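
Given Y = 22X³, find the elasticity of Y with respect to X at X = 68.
Elasticity = 3

Elasticity = (dY/dX) · (X/Y)

dY/dX = 66·X²
At X = 68: dY/dX = 305184, Y = 6917504

Elasticity = 305184 · (68 / 6917504) = 3

Interpretation: for a small percentage change in X, the percentage change in Y is approximately 3.00 times as large.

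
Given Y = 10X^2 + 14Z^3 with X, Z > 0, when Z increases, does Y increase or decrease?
Y increases

Taking the partial derivative:
∂Y/∂Z = 42Z^2

∂Y/∂Z = 42Z^2 > 0 (assuming positive values)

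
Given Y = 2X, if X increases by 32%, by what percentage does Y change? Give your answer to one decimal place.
32.0%

For Y = 2X:
If X → X(1 + 0.32)
Then Y → Y · (1 + 0.32)^1
     = Y · 1.3200

Percentage change = ((1 + 0.32)^1 − 1) × 100% = 32.0%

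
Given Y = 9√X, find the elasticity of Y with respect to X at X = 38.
Elasticity = 1/2

Elasticity = (dY/dX) · (X/Y)

dY/dX = 9/(2·√X)
At X = 38: dY/dX = 9·√38/76, Y = 9·√38

Elasticity = (9·√38/76) · (38 / (9·√38)) = 1/2

Interpretation: for a small percentage change in X, the percentage change in Y is approximately 0.50 times as large.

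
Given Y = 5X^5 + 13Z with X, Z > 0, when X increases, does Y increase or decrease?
Y increases

Taking the partial derivative:
∂Y/∂X = 25X^4

∂Y/∂X = 25X^4 > 0 (assuming positive values)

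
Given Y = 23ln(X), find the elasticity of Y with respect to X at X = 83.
Elasticity = 1/ln(83) ≈ 0.2263

Elasticity = (dY/dX) · (X/Y)

dY/dX = 23/X
At X = 83: dY/dX = 23/83, Y = 23·ln(83)

Elasticity = (23/83) · (83 / (23·ln(83))) = 1/ln(83) ≈ 0.2263

Interpretation: for a small percentage change in X, the percentage change in Y is approximately 0.23 times as large.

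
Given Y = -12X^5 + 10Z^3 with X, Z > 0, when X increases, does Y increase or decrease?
Y decreases

Taking the partial derivative:
∂Y/∂X = -60X^4

∂Y/∂X = -60X^4 < 0 (assuming positive values)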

• Task description: From the first line to the last, return the material exactly.

• Exercise answer:
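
Given Y = 22X³, find the elasticity of Y with respect to X at X = 68.
Elasticity = 3

Elasticity = (dY/dX) · (X/Y)

dY/dX = 66·X²
At X = 68: dY/dX = 305184, Y = 6917504

Elasticity = 305184 · (68 / 6917504) = 3

Interpretation: for a small percentage change in X, the percentage change in Y is approximately 3.00 times as large.

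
Given Y = 10X^2 + 14Z^3 with X, Z > 0, when Z increases, does Y increase or decrease?
Y increases

Taking the partial derivative:
∂Y/∂Z = 42Z^2

∂Y/∂Z = 42Z^2 > 0 (assuming positive values)

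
Given Y = 2X, if X increases by 32%, by what percentage does Y change? Give your answer to one decimal place.
32.0%

For Y = 2X:
If X → X(1 + 0.32)
Then Y → Y · (1 + 0.32)^1
     = Y · 1.3200

Percentage change = ((1 + 0.32)^1 − 1) × 100% = 32.0%

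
Given Y = 9√X, find the elasticity of Y with respect to X at X = 38.
Elasticity = 1/2

Elasticity = (dY/dX) · (X/Y)

dY/dX = 9/(2·√X)
At X = 38: dY/dX = 9·√38/76, Y = 9·√38

Elasticity = (9·√38/76) · (38 / (9·√38)) = 1/2

Interpretation: for a small percentage change in X, the percentage change in Y is approximately 0.50 times as large.

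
Given Y = 5X^5 + 13Z with X, Z > 0, when X increases, does Y increase or decrease?
Y increases

Taking the partial derivative:
∂Y/∂X = 25X^4

∂Y/∂X = 25X^4 > 0 (assuming positive values)

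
Given Y = 23ln(X), find the elasticity of Y with respect to X at X = 83.
Elasticity = 1/ln(83) ≈ 0.2263

Elasticity = (dY/dX) · (X/Y)

dY/dX = 23/X
At X = 83: dY/dX = 23/83, Y = 23·ln(83)

Elasticity = (23/83) · (83 / (23·ln(83))) = 1/ln(83) ≈ 0.2263

Interpretation: for a small percentage change in X, the percentage change in Y is approximately 0.23 times as large.

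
Given Y = -12X^5 + 10Z^3 with X, Z > 0, when X increases, does Y increase or decrease?
Y decreases

Taking the partial derivative:
∂Y/∂X = -60X^4

∂Y/∂X = -60X^4 < 0 (assuming positive values)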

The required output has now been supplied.